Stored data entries

▼▼▼

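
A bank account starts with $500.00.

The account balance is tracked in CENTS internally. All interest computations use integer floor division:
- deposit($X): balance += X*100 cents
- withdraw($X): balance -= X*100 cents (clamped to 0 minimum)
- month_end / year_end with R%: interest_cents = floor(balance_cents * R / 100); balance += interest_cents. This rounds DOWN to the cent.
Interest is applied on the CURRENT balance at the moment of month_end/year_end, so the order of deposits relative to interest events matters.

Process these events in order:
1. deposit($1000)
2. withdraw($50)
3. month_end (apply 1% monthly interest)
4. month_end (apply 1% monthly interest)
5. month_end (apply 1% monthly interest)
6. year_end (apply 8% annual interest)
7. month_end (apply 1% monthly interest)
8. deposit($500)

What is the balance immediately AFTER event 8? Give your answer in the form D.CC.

After 1 (deposit($1000)): balance=$1500.00 total_interest=$0.00
After 2 (withdraw($50)): balance=$1450.00 total_interest=$0.00
After 3 (month_end (apply 1% monthly interest)): balance=$1464.50 total_interest=$14.50
After 4 (month_end (apply 1% monthly interest)): balance=$1479.14 total_interest=$29.14
After 5 (month_end (apply 1% monthly interest)): balance=$1493.93 total_interest=$43.93
After 6 (year_end (apply 8% annual interest)): balance=$1613.44 total_interest=$163.44
After 7 (month_end (apply 1% monthly interest)): balance=$1629.57 total_interest=$179.57
After 8 (deposit($500)): balance=$2129.57 total_interest=$179.57

Answer: 2129.57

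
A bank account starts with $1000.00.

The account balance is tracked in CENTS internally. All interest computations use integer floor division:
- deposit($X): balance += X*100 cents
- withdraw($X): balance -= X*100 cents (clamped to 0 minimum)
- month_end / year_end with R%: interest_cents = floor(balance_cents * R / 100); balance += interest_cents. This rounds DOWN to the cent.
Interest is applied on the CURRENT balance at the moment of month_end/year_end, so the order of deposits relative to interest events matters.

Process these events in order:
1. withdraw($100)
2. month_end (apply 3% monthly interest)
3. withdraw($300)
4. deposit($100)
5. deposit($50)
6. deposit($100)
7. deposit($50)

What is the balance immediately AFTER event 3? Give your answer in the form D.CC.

Answer: 627.00

Derivation:
After 1 (withdraw($100)): balance=$900.00 total_interest=$0.00
After 2 (month_end (apply 3% monthly interest)): balance=$927.00 total_interest=$27.00
After 3 (withdraw($300)): balance=$627.00 total_interest=$27.00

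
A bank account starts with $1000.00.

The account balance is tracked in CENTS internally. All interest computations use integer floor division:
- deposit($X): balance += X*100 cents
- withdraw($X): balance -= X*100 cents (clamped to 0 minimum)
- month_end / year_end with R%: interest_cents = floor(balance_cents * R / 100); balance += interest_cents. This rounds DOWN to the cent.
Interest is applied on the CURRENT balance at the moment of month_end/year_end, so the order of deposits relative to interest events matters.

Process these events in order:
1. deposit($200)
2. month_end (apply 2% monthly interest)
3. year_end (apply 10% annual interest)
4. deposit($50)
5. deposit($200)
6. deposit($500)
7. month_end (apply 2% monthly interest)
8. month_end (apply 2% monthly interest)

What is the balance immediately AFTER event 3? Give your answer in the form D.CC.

Answer: 1346.40

Derivation:
After 1 (deposit($200)): balance=$1200.00 total_interest=$0.00
After 2 (month_end (apply 2% monthly interest)): balance=$1224.00 total_interest=$24.00
After 3 (year_end (apply 10% annual interest)): balance=$1346.40 total_interest=$146.40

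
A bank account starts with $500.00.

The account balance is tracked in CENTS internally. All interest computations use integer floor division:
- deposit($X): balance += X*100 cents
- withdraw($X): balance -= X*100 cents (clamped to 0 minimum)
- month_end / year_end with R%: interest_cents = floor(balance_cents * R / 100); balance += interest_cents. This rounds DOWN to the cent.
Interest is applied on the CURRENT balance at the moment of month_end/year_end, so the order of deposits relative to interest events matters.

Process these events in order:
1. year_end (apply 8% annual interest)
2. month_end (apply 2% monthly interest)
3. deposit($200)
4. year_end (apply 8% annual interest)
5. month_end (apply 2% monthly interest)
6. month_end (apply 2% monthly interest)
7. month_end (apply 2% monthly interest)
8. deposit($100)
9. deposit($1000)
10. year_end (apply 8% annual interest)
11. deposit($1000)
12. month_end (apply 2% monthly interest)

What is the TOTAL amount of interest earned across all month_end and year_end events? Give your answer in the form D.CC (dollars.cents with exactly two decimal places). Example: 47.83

After 1 (year_end (apply 8% annual interest)): balance=$540.00 total_interest=$40.00
After 2 (month_end (apply 2% monthly interest)): balance=$550.80 total_interest=$50.80
After 3 (deposit($200)): balance=$750.80 total_interest=$50.80
After 4 (year_end (apply 8% annual interest)): balance=$810.86 total_interest=$110.86
After 5 (month_end (apply 2% monthly interest)): balance=$827.07 total_interest=$127.07
After 6 (month_end (apply 2% monthly interest)): balance=$843.61 total_interest=$143.61
After 7 (month_end (apply 2% monthly interest)): balance=$860.48 total_interest=$160.48
After 8 (deposit($100)): balance=$960.48 total_interest=$160.48
After 9 (deposit($1000)): balance=$1960.48 total_interest=$160.48
After 10 (year_end (apply 8% annual interest)): balance=$2117.31 total_interest=$317.31
After 11 (deposit($1000)): balance=$3117.31 total_interest=$317.31
After 12 (month_end (apply 2% monthly interest)): balance=$3179.65 total_interest=$379.65

Answer: 379.65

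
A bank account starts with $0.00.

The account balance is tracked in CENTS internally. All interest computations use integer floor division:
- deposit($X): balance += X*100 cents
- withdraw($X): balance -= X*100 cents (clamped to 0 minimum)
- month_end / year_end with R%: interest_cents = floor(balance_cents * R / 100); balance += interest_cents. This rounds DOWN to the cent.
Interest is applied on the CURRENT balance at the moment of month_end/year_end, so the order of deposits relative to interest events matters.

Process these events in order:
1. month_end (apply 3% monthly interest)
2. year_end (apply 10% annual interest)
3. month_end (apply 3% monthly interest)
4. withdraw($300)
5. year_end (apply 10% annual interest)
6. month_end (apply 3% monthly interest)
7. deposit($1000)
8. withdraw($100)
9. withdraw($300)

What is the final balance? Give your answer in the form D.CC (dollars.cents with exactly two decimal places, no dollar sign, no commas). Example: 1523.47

Answer: 600.00

Derivation:
After 1 (month_end (apply 3% monthly interest)): balance=$0.00 total_interest=$0.00
After 2 (year_end (apply 10% annual interest)): balance=$0.00 total_interest=$0.00
After 3 (month_end (apply 3% monthly interest)): balance=$0.00 total_interest=$0.00
After 4 (withdraw($300)): balance=$0.00 total_interest=$0.00
After 5 (year_end (apply 10% annual interest)): balance=$0.00 total_interest=$0.00
After 6 (month_end (apply 3% monthly interest)): balance=$0.00 total_interest=$0.00
After 7 (deposit($1000)): balance=$1000.00 total_interest=$0.00
After 8 (withdraw($100)): balance=$900.00 total_interest=$0.00
After 9 (withdraw($300)): balance=$600.00 total_interest=$0.00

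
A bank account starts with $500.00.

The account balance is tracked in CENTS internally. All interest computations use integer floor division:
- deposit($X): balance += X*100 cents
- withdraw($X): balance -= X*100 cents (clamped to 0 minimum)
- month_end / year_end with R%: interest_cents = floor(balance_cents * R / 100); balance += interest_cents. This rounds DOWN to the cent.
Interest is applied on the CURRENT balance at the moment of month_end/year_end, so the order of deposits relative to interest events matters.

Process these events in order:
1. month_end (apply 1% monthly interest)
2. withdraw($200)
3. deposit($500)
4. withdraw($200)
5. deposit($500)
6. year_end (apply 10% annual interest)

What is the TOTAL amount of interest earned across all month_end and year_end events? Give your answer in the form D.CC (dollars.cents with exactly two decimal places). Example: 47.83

Answer: 115.50

Derivation:
After 1 (month_end (apply 1% monthly interest)): balance=$505.00 total_interest=$5.00
After 2 (withdraw($200)): balance=$305.00 total_interest=$5.00
After 3 (deposit($500)): balance=$805.00 total_interest=$5.00
After 4 (withdraw($200)): balance=$605.00 total_interest=$5.00
After 5 (deposit($500)): balance=$1105.00 total_interest=$5.00
After 6 (year_end (apply 10% annual interest)): balance=$1215.50 total_interest=$115.50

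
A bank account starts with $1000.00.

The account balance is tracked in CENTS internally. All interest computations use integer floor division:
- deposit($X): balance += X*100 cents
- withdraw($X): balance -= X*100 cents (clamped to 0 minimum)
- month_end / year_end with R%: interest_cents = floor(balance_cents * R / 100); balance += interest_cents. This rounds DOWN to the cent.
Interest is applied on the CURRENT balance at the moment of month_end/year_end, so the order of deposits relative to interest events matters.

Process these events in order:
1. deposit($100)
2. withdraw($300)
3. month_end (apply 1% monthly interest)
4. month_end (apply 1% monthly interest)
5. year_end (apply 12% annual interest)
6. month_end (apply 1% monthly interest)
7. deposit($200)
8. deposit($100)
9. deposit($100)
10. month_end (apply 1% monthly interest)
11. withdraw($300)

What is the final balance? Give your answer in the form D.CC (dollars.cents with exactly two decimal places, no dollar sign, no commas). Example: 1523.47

Answer: 1036.37

Derivation:
After 1 (deposit($100)): balance=$1100.00 total_interest=$0.00
After 2 (withdraw($300)): balance=$800.00 total_interest=$0.00
After 3 (month_end (apply 1% monthly interest)): balance=$808.00 total_interest=$8.00
After 4 (month_end (apply 1% monthly interest)): balance=$816.08 total_interest=$16.08
After 5 (year_end (apply 12% annual interest)): balance=$914.00 total_interest=$114.00
After 6 (month_end (apply 1% monthly interest)): balance=$923.14 total_interest=$123.14
After 7 (deposit($200)): balance=$1123.14 total_interest=$123.14
After 8 (deposit($100)): balance=$1223.14 total_interest=$123.14
After 9 (deposit($100)): balance=$1323.14 total_interest=$123.14
After 10 (month_end (apply 1% monthly interest)): balance=$1336.37 total_interest=$136.37
After 11 (withdraw($300)): balance=$1036.37 total_interest=$136.37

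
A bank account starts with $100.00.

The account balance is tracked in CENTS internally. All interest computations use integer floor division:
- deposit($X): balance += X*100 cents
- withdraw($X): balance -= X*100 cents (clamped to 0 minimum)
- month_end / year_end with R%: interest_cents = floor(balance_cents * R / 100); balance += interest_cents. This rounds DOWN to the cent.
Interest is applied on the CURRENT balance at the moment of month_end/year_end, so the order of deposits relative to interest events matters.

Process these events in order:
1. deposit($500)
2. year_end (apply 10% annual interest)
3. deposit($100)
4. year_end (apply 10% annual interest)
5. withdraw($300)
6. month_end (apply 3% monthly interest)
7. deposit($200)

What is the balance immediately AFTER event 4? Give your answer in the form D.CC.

Answer: 836.00

Derivation:
After 1 (deposit($500)): balance=$600.00 total_interest=$0.00
After 2 (year_end (apply 10% annual interest)): balance=$660.00 total_interest=$60.00
After 3 (deposit($100)): balance=$760.00 total_interest=$60.00
After 4 (year_end (apply 10% annual interest)): balance=$836.00 total_interest=$136.00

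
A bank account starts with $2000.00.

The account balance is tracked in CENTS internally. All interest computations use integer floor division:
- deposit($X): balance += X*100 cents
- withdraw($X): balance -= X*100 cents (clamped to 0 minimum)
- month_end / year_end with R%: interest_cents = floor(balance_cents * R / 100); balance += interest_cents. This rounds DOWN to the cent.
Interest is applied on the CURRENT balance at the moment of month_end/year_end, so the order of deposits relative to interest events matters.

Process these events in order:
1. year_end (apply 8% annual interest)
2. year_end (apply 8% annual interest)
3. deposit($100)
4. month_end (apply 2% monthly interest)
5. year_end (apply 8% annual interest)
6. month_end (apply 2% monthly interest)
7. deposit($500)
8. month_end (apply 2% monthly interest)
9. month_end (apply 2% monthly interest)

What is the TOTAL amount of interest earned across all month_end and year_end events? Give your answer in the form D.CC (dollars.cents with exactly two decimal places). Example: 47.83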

▲▲▲

*Task to complete:*
All lines from the beginning of the entries through the line marked "8. deposit($500)" are to be output exactly; nothing else belongs in the answer.

*Response:*
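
A bank account starts with $500.00.

The account balance is tracked in CENTS internally. All interest computations use integer floor division:
- deposit($X): balance += X*100 cents
- withdraw($X): balance -= X*100 cents (clamped to 0 minimum)
- month_end / year_end with R%: interest_cents = floor(balance_cents * R / 100); balance += interest_cents. This rounds DOWN to the cent.
Interest is applied on the CURRENT balance at the moment of month_end/year_end, so the order of deposits relative to interest events matters.

Process these events in order:
1. deposit($1000)
2. withdraw($50)
3. month_end (apply 1% monthly interest)
4. month_end (apply 1% monthly interest)
5. month_end (apply 1% monthly interest)
6. year_end (apply 8% annual interest)
7. month_end (apply 1% monthly interest)
8. deposit($500)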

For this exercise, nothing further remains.